#### THE RECORDS
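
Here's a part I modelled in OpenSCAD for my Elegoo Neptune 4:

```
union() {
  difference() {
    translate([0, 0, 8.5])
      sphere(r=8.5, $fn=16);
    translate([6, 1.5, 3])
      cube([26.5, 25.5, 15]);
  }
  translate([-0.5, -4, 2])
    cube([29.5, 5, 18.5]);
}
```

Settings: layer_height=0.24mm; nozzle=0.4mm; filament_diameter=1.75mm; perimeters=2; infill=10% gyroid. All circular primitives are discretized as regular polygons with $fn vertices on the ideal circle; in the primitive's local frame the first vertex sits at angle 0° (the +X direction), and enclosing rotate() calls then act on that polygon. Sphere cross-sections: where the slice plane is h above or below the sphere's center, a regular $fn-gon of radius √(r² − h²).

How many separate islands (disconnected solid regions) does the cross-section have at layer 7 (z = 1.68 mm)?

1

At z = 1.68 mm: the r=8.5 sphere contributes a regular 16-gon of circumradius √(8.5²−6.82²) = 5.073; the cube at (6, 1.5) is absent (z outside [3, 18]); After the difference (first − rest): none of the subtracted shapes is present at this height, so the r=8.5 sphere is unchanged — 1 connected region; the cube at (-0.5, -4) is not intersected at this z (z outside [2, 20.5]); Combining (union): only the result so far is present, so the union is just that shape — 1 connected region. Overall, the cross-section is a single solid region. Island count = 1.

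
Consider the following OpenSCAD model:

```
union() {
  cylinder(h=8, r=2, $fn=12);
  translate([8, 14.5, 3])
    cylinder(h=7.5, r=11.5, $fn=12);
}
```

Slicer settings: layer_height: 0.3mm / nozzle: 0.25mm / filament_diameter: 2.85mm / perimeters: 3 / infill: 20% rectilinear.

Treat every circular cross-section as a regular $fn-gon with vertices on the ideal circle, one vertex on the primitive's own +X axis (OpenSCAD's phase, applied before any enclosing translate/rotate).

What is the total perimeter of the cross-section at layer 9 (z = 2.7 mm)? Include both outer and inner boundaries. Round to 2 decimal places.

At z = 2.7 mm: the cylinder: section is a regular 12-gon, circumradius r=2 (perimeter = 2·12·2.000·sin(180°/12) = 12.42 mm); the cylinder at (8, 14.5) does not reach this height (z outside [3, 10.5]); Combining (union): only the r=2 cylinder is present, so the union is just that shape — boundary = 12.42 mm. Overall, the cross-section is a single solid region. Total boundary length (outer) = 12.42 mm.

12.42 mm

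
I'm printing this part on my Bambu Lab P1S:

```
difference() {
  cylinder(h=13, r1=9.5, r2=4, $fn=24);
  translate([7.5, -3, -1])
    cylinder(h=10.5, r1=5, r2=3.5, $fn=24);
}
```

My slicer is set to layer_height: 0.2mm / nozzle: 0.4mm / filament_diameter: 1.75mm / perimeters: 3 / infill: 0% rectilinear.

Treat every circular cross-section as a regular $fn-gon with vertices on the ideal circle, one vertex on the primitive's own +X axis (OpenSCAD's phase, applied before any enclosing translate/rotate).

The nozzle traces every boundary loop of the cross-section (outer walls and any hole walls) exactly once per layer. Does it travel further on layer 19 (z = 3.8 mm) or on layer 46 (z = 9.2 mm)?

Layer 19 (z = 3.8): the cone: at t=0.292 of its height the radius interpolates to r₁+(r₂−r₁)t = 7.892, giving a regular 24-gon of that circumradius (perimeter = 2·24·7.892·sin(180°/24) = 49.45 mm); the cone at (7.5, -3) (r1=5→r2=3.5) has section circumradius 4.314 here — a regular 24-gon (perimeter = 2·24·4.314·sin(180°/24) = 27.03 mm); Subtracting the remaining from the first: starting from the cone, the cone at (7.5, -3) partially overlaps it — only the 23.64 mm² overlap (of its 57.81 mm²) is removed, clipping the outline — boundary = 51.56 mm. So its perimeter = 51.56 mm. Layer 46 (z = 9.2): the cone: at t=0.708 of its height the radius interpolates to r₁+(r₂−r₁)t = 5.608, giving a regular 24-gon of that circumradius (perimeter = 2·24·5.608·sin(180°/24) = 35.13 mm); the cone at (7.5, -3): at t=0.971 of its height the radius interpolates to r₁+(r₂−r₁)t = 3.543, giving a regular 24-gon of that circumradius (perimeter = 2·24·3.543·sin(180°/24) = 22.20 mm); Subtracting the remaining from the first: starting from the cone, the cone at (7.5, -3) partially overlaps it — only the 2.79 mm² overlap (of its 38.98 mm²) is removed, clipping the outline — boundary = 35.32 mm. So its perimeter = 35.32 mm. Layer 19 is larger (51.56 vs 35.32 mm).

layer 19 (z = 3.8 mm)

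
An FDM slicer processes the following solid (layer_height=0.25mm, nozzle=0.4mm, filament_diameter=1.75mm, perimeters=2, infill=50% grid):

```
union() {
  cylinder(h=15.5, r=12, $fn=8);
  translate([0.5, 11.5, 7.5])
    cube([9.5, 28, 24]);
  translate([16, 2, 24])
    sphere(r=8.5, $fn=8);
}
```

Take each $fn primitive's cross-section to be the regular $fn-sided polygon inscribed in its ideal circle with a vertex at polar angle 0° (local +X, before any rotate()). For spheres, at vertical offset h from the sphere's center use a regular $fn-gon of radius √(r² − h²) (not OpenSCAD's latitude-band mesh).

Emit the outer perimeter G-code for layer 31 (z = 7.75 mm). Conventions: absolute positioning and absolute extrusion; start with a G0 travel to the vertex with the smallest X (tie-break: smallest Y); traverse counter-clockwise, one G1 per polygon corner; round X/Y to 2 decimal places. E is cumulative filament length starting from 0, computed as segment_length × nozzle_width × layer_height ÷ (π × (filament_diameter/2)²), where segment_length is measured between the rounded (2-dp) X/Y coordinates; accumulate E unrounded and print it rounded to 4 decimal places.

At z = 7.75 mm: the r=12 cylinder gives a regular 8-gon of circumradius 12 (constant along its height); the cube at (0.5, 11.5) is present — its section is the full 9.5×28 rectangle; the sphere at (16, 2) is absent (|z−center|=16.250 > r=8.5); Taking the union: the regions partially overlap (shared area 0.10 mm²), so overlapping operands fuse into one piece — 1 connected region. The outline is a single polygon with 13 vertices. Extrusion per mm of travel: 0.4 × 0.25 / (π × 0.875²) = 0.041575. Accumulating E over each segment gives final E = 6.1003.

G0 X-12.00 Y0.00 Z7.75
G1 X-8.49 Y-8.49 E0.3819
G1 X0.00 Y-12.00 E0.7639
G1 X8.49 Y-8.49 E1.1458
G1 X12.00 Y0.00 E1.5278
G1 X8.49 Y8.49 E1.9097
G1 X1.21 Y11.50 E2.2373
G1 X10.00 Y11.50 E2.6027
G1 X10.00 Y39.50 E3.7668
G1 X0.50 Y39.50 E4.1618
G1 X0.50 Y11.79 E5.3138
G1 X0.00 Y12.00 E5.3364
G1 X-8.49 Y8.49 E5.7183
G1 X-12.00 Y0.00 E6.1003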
########
TASK REQUIREMENTS – All of the data above should be output exactly.

OUTPUT FOR THIS EXERCISE –
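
Here's a part I modelled in OpenSCAD for my Elegoo Neptune 4:

```
union() {
  difference() {
    translate([0, 0, 8.5])
      sphere(r=8.5, $fn=16);
    translate([6, 1.5, 3])
      cube([26.5, 25.5, 15]);
  }
  translate([-0.5, -4, 2])
    cube([29.5, 5, 18.5]);
}
```

Settings: layer_height=0.24mm; nozzle=0.4mm; filament_diameter=1.75mm; perimeters=2; infill=10% gyroid. All circular primitives are discretized as regular polygons with $fn vertices on the ideal circle; in the primitive's local frame the first vertex sits at angle 0° (the +X direction), and enclosing rotate() calls then act on that polygon. Sphere cross-sections: where the slice plane is h above or below the sphere's center, a regular $fn-gon of radius √(r² − h²).

How many separate islands (disconnected solid regions) does the cross-section have at layer 7 (z = 1.68 mm)?

1

At z = 1.68 mm: the r=8.5 sphere contributes a regular 16-gon of circumradius √(8.5²−6.82²) = 5.073; the cube at (6, 1.5) is absent (z outside [3, 18]); After the difference (first − rest): none of the subtracted shapes is present at this height, so the r=8.5 sphere is unchanged — 1 connected region; the cube at (-0.5, -4) is not intersected at this z (z outside [2, 20.5]); Combining (union): only the result so far is present, so the union is just that shape — 1 connected region. Overall, the cross-section is a single solid region. Island count = 1.

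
Consider the following OpenSCAD model:

```
union() {
  cylinder(h=8, r=2, $fn=12);
  translate([8, 14.5, 3])
    cylinder(h=7.5, r=11.5, $fn=12);
}
```

Slicer settings: layer_height: 0.3mm / nozzle: 0.25mm / filament_diameter: 2.85mm / perimeters: 3 / infill: 20% rectilinear.

Treat every circular cross-section as a regular $fn-gon with vertices on the ideal circle, one vertex on the primitive's own +X axis (OpenSCAD's phase, applied before any enclosing translate/rotate).

What is the total perimeter of the cross-section at layer 9 (z = 2.7 mm)? Include both outer and inner boundaries. Round to 2 decimal places.

At z = 2.7 mm: the cylinder: section is a regular 12-gon, circumradius r=2 (perimeter = 2·12·2.000·sin(180°/12) = 12.42 mm); the cylinder at (8, 14.5) does not reach this height (z outside [3, 10.5]); Combining (union): only the r=2 cylinder is present, so the union is just that shape — boundary = 12.42 mm. Overall, the cross-section is a single solid region. Total boundary length (outer) = 12.42 mm.

12.42 mm

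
I'm printing this part on my Bambu Lab P1S:

```
difference() {
  cylinder(h=13, r1=9.5, r2=4, $fn=24);
  translate([7.5, -3, -1])
    cylinder(h=10.5, r1=5, r2=3.5, $fn=24);
}
```

My slicer is set to layer_height: 0.2mm / nozzle: 0.4mm / filament_diameter: 1.75mm / perimeters: 3 / infill: 0% rectilinear.

Treat every circular cross-section as a regular $fn-gon with vertices on the ideal circle, one vertex on the primitive's own +X axis (OpenSCAD's phase, applied before any enclosing translate/rotate).

The nozzle traces every boundary loop of the cross-section (outer walls and any hole walls) exactly once per layer. Does it travel further on layer 19 (z = 3.8 mm) or on layer 46 (z = 9.2 mm)?

Layer 19 (z = 3.8): the cone: at t=0.292 of its height the radius interpolates to r₁+(r₂−r₁)t = 7.892, giving a regular 24-gon of that circumradius (perimeter = 2·24·7.892·sin(180°/24) = 49.45 mm); the cone at (7.5, -3) (r1=5→r2=3.5) has section circumradius 4.314 here — a regular 24-gon (perimeter = 2·24·4.314·sin(180°/24) = 27.03 mm); Subtracting the remaining from the first: starting from the cone, the cone at (7.5, -3) partially overlaps it — only the 23.64 mm² overlap (of its 57.81 mm²) is removed, clipping the outline — boundary = 51.56 mm. So its perimeter = 51.56 mm. Layer 46 (z = 9.2): the cone: at t=0.708 of its height the radius interpolates to r₁+(r₂−r₁)t = 5.608, giving a regular 24-gon of that circumradius (perimeter = 2·24·5.608·sin(180°/24) = 35.13 mm); the cone at (7.5, -3): at t=0.971 of its height the radius interpolates to r₁+(r₂−r₁)t = 3.543, giving a regular 24-gon of that circumradius (perimeter = 2·24·3.543·sin(180°/24) = 22.20 mm); Subtracting the remaining from the first: starting from the cone, the cone at (7.5, -3) partially overlaps it — only the 2.79 mm² overlap (of its 38.98 mm²) is removed, clipping the outline — boundary = 35.32 mm. So its perimeter = 35.32 mm. Layer 19 is larger (51.56 vs 35.32 mm).

layer 19 (z = 3.8 mm)

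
An FDM slicer processes the following solid (layer_height=0.25mm, nozzle=0.4mm, filament_diameter=1.75mm, perimeters=2, infill=50% grid):

```
union() {
  cylinder(h=15.5, r=12, $fn=8);
  translate([0.5, 11.5, 7.5])
    cube([9.5, 28, 24]);
  translate([16, 2, 24])
    sphere(r=8.5, $fn=8);
}
```

Take each $fn primitive's cross-section to be the regular $fn-sided polygon inscribed in its ideal circle with a vertex at polar angle 0° (local +X, before any rotate()). For spheres, at vertical offset h from the sphere's center use a regular $fn-gon of radius √(r² − h²) (not OpenSCAD's latitude-band mesh).

Emit the outer perimeter G-code for layer 31 (z = 7.75 mm). Conventions: absolute positioning and absolute extrusion; start with a G0 travel to the vertex with the smallest X (tie-break: smallest Y); traverse counter-clockwise, one G1 per polygon corner; round X/Y to 2 decimal places. E is cumulative filament length starting from 0, computed as segment_length × nozzle_width × layer_height ÷ (π × (filament_diameter/2)²), where segment_length is measured between the rounded (2-dp) X/Y coordinates; accumulate E unrounded and print it rounded to 4 decimal places.

At z = 7.75 mm: the r=12 cylinder gives a regular 8-gon of circumradius 12 (constant along its height); the cube at (0.5, 11.5) is present — its section is the full 9.5×28 rectangle; the sphere at (16, 2) is absent (|z−center|=16.250 > r=8.5); Taking the union: the regions partially overlap (shared area 0.10 mm²), so overlapping operands fuse into one piece — 1 connected region. The outline is a single polygon with 13 vertices. Extrusion per mm of travel: 0.4 × 0.25 / (π × 0.875²) = 0.041575. Accumulating E over each segment gives final E = 6.1003.

G0 X-12.00 Y0.00 Z7.75
G1 X-8.49 Y-8.49 E0.3819
G1 X0.00 Y-12.00 E0.7639
G1 X8.49 Y-8.49 E1.1458
G1 X12.00 Y0.00 E1.5278
G1 X8.49 Y8.49 E1.9097
G1 X1.21 Y11.50 E2.2373
G1 X10.00 Y11.50 E2.6027
G1 X10.00 Y39.50 E3.7668
G1 X0.50 Y39.50 E4.1618
G1 X0.50 Y11.79 E5.3138
G1 X0.00 Y12.00 E5.3364
G1 X-8.49 Y8.49 E5.7183
G1 X-12.00 Y0.00 E6.1003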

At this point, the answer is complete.